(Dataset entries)

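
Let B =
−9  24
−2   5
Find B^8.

tr B = −4 and det B = 3, so the characteristic polynomial is λ² − (−4)λ + (3) with roots −3 and −1.
Eigenvectors give P = [[4, 3], [1, 1]] with P⁻¹ = [[1, −3], [−1, 4]], and B = P·diag(−3, −1)·P⁻¹.
Then B^8 = P·diag(6561, 1)·P⁻¹ = [[26244, 3], [6561, 1]] · [[1, −3], [−1, 4]] = [[26241, −78720], [6560, −19679]].

[[26241, −78720], [6560, −19679]]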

**WORK TASK**
Go through the lines above and copy any that contain "with".

**ANSWER SECTION**
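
tr B = −4 and det B = 3, so the characteristic polynomial is λ² − (−4)λ + (3) with roots −3 and −1.
Eigenvectors give P = [[4, 3], [1, 1]] with P⁻¹ = [[1, −3], [−1, 4]], and B = P·diag(−3, −1)·P⁻¹.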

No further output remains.